Segment Start: Dataset records

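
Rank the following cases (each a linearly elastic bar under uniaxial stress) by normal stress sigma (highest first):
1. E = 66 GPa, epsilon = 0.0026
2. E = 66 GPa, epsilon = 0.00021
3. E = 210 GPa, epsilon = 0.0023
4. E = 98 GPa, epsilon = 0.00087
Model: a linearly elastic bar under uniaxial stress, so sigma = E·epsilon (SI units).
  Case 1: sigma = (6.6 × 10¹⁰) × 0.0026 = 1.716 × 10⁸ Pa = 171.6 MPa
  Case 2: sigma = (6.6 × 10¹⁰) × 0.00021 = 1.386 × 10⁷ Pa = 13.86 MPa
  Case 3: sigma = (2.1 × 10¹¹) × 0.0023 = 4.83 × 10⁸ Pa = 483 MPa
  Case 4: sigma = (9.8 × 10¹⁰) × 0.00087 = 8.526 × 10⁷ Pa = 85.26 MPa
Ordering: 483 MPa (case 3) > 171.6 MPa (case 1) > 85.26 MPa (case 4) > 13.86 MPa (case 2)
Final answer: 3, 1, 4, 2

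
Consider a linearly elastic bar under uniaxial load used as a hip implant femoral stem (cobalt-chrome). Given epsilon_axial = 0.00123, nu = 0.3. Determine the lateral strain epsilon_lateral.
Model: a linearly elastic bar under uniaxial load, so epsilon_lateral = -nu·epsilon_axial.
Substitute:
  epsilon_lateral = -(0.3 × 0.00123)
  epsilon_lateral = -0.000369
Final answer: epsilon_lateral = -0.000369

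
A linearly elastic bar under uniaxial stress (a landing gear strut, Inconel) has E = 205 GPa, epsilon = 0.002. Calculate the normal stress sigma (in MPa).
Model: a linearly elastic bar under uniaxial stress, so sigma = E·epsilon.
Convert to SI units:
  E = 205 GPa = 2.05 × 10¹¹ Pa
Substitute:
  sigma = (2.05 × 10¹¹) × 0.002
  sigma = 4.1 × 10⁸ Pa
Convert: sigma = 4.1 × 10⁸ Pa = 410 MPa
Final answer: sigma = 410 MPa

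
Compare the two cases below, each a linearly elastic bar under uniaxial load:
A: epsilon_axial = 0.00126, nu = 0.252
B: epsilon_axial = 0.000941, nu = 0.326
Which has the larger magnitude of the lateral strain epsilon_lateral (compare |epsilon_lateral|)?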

Segment End: Dataset records

» **What this task involves**
Output all of the data exactly as given.

» **Result of the task**
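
Rank the following cases (each a linearly elastic bar under uniaxial stress) by normal stress sigma (highest first):
1. E = 66 GPa, epsilon = 0.0026
2. E = 66 GPa, epsilon = 0.00021
3. E = 210 GPa, epsilon = 0.0023
4. E = 98 GPa, epsilon = 0.00087
Model: a linearly elastic bar under uniaxial stress, so sigma = E·epsilon (SI units).
  Case 1: sigma = (6.6 × 10¹⁰) × 0.0026 = 1.716 × 10⁸ Pa = 171.6 MPa
  Case 2: sigma = (6.6 × 10¹⁰) × 0.00021 = 1.386 × 10⁷ Pa = 13.86 MPa
  Case 3: sigma = (2.1 × 10¹¹) × 0.0023 = 4.83 × 10⁸ Pa = 483 MPa
  Case 4: sigma = (9.8 × 10¹⁰) × 0.00087 = 8.526 × 10⁷ Pa = 85.26 MPa
Ordering: 483 MPa (case 3) > 171.6 MPa (case 1) > 85.26 MPa (case 4) > 13.86 MPa (case 2)
Final answer: 3, 1, 4, 2

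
Consider a linearly elastic bar under uniaxial load used as a hip implant femoral stem (cobalt-chrome). Given epsilon_axial = 0.00123, nu = 0.3. Determine the lateral strain epsilon_lateral.
Model: a linearly elastic bar under uniaxial load, so epsilon_lateral = -nu·epsilon_axial.
Substitute:
  epsilon_lateral = -(0.3 × 0.00123)
  epsilon_lateral = -0.000369
Final answer: epsilon_lateral = -0.000369

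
A linearly elastic bar under uniaxial stress (a landing gear strut, Inconel) has E = 205 GPa, epsilon = 0.002. Calculate the normal stress sigma (in MPa).
Model: a linearly elastic bar under uniaxial stress, so sigma = E·epsilon.
Convert to SI units:
  E = 205 GPa = 2.05 × 10¹¹ Pa
Substitute:
  sigma = (2.05 × 10¹¹) × 0.002
  sigma = 4.1 × 10⁸ Pa
Convert: sigma = 4.1 × 10⁸ Pa = 410 MPa
Final answer: sigma = 410 MPa

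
Compare the two cases below, each a linearly elastic bar under uniaxial load:
A: epsilon_axial = 0.00126, nu = 0.252
B: epsilon_axial = 0.000941, nu = 0.326
Which has the larger magnitude of the lateral strain epsilon_lateral (compare |epsilon_lateral|)?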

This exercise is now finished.